**Data for processing**
"""
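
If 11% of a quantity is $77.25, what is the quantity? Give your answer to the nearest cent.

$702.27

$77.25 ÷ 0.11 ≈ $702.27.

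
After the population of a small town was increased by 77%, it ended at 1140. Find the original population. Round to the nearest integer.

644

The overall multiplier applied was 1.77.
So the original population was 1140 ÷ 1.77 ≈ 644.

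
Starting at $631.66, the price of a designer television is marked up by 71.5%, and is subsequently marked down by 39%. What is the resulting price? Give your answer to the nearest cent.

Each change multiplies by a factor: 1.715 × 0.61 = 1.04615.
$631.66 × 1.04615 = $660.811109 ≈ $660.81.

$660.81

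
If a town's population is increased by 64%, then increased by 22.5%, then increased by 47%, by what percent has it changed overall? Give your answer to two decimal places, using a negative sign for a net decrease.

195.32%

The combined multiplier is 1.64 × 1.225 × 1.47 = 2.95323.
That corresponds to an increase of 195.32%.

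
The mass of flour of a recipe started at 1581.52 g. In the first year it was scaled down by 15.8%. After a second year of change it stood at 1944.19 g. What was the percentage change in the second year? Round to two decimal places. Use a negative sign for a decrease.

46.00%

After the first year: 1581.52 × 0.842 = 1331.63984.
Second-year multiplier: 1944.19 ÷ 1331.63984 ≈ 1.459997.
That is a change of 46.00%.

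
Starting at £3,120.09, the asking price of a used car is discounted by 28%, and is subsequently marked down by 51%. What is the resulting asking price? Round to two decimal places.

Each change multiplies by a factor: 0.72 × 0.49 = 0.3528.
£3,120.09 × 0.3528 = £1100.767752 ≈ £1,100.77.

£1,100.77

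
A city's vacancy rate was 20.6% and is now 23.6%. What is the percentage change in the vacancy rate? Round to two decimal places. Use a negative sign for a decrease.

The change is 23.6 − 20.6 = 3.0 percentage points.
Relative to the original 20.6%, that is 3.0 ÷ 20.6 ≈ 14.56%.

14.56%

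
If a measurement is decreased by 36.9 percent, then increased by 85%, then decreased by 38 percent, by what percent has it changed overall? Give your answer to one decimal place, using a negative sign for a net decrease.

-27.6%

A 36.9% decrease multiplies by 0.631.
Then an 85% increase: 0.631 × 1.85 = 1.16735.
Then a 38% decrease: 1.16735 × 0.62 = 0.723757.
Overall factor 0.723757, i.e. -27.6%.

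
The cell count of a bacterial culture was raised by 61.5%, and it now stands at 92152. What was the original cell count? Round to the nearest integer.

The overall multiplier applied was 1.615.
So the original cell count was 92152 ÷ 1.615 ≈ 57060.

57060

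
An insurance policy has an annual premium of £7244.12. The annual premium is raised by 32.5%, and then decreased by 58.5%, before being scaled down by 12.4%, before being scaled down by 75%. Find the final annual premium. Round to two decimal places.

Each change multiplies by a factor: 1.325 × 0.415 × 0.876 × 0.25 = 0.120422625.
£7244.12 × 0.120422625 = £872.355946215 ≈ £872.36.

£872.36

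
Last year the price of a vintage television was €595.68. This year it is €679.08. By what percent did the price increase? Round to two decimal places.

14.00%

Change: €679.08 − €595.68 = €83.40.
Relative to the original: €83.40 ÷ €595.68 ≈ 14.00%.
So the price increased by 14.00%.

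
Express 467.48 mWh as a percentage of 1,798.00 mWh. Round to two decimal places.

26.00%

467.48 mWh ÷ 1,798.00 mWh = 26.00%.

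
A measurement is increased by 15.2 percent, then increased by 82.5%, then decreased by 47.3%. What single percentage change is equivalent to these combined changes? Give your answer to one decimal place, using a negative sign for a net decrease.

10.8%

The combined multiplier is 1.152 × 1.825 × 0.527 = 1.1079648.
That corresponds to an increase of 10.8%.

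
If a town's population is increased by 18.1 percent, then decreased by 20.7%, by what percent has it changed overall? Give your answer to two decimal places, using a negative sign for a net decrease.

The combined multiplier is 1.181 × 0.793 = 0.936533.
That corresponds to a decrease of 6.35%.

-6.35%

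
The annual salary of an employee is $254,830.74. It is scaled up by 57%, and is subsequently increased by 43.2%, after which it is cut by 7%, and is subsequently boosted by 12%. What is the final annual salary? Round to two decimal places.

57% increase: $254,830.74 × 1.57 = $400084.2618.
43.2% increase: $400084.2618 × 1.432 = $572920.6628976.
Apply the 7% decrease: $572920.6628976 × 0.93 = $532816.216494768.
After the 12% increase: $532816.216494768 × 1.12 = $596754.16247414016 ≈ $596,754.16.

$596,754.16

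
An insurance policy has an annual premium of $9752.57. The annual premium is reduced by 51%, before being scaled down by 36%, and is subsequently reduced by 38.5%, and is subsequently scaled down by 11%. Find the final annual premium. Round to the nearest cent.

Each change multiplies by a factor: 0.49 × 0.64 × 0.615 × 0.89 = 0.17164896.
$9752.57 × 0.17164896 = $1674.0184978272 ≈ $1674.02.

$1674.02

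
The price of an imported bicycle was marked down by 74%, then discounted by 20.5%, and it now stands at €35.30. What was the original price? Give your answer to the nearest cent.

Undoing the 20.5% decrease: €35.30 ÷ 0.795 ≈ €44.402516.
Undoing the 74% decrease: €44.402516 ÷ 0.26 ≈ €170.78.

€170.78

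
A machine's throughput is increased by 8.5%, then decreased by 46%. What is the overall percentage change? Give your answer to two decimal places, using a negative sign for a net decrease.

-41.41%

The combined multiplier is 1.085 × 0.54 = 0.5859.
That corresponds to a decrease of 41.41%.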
"""
**Task prompt**
Repeat each line of the data exactly, missing none.

**Task result**
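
If 11% of a quantity is $77.25, what is the quantity? Give your answer to the nearest cent.

$702.27

$77.25 ÷ 0.11 ≈ $702.27.

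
After the population of a small town was increased by 77%, it ended at 1140. Find the original population. Round to the nearest integer.

644

The overall multiplier applied was 1.77.
So the original population was 1140 ÷ 1.77 ≈ 644.

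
Starting at $631.66, the price of a designer television is marked up by 71.5%, and is subsequently marked down by 39%. What is the resulting price? Give your answer to the nearest cent.

Each change multiplies by a factor: 1.715 × 0.61 = 1.04615.
$631.66 × 1.04615 = $660.811109 ≈ $660.81.

$660.81

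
If a town's population is increased by 64%, then increased by 22.5%, then increased by 47%, by what percent has it changed overall? Give your answer to two decimal places, using a negative sign for a net decrease.

195.32%

The combined multiplier is 1.64 × 1.225 × 1.47 = 2.95323.
That corresponds to an increase of 195.32%.

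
The mass of flour of a recipe started at 1581.52 g. In the first year it was scaled down by 15.8%. After a second year of change it stood at 1944.19 g. What was the percentage change in the second year? Round to two decimal places. Use a negative sign for a decrease.

46.00%

After the first year: 1581.52 × 0.842 = 1331.63984.
Second-year multiplier: 1944.19 ÷ 1331.63984 ≈ 1.459997.
That is a change of 46.00%.

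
Starting at £3,120.09, the asking price of a used car is discounted by 28%, and is subsequently marked down by 51%. What is the resulting asking price? Round to two decimal places.

Each change multiplies by a factor: 0.72 × 0.49 = 0.3528.
£3,120.09 × 0.3528 = £1100.767752 ≈ £1,100.77.

£1,100.77

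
A city's vacancy rate was 20.6% and is now 23.6%. What is the percentage change in the vacancy rate? Round to two decimal places. Use a negative sign for a decrease.

The change is 23.6 − 20.6 = 3.0 percentage points.
Relative to the original 20.6%, that is 3.0 ÷ 20.6 ≈ 14.56%.

14.56%

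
If a measurement is decreased by 36.9 percent, then increased by 85%, then decreased by 38 percent, by what percent has it changed overall? Give your answer to one decimal place, using a negative sign for a net decrease.

-27.6%

A 36.9% decrease multiplies by 0.631.
Then an 85% increase: 0.631 × 1.85 = 1.16735.
Then a 38% decrease: 1.16735 × 0.62 = 0.723757.
Overall factor 0.723757, i.e. -27.6%.

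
The cell count of a bacterial culture was raised by 61.5%, and it now stands at 92152. What was the original cell count? Round to the nearest integer.

The overall multiplier applied was 1.615.
So the original cell count was 92152 ÷ 1.615 ≈ 57060.

57060

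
An insurance policy has an annual premium of £7244.12. The annual premium is raised by 32.5%, and then decreased by 58.5%, before being scaled down by 12.4%, before being scaled down by 75%. Find the final annual premium. Round to two decimal places.

Each change multiplies by a factor: 1.325 × 0.415 × 0.876 × 0.25 = 0.120422625.
£7244.12 × 0.120422625 = £872.355946215 ≈ £872.36.

£872.36

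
Last year the price of a vintage television was €595.68. This year it is €679.08. By what percent did the price increase? Round to two decimal places.

14.00%

Change: €679.08 − €595.68 = €83.40.
Relative to the original: €83.40 ÷ €595.68 ≈ 14.00%.
So the price increased by 14.00%.

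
Express 467.48 mWh as a percentage of 1,798.00 mWh. Round to two decimal places.

26.00%

467.48 mWh ÷ 1,798.00 mWh = 26.00%.

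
A measurement is increased by 15.2 percent, then increased by 82.5%, then decreased by 47.3%. What single percentage change is equivalent to these combined changes? Give your answer to one decimal place, using a negative sign for a net decrease.

10.8%

The combined multiplier is 1.152 × 1.825 × 0.527 = 1.1079648.
That corresponds to an increase of 10.8%.

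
If a town's population is increased by 18.1 percent, then decreased by 20.7%, by what percent has it changed overall? Give your answer to two decimal places, using a negative sign for a net decrease.

The combined multiplier is 1.181 × 0.793 = 0.936533.
That corresponds to a decrease of 6.35%.

-6.35%

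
The annual salary of an employee is $254,830.74. It is scaled up by 57%, and is subsequently increased by 43.2%, after which it is cut by 7%, and is subsequently boosted by 12%. What is the final annual salary? Round to two decimal places.

57% increase: $254,830.74 × 1.57 = $400084.2618.
43.2% increase: $400084.2618 × 1.432 = $572920.6628976.
Apply the 7% decrease: $572920.6628976 × 0.93 = $532816.216494768.
After the 12% increase: $532816.216494768 × 1.12 = $596754.16247414016 ≈ $596,754.16.

$596,754.16

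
An insurance policy has an annual premium of $9752.57. The annual premium is reduced by 51%, before being scaled down by 36%, and is subsequently reduced by 38.5%, and is subsequently scaled down by 11%. Find the final annual premium. Round to the nearest cent.

Each change multiplies by a factor: 0.49 × 0.64 × 0.615 × 0.89 = 0.17164896.
$9752.57 × 0.17164896 = $1674.0184978272 ≈ $1674.02.

$1674.02

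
The price of an imported bicycle was marked down by 74%, then discounted by 20.5%, and it now stands at €35.30. What was the original price? Give your answer to the nearest cent.

Undoing the 20.5% decrease: €35.30 ÷ 0.795 ≈ €44.402516.
Undoing the 74% decrease: €44.402516 ÷ 0.26 ≈ €170.78.

€170.78

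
A machine's throughput is increased by 8.5%, then decreased by 46%. What is the overall percentage change? Give your answer to two decimal places, using a negative sign for a net decrease.

-41.41%

The combined multiplier is 1.085 × 0.54 = 0.5859.
That corresponds to a decrease of 41.41%.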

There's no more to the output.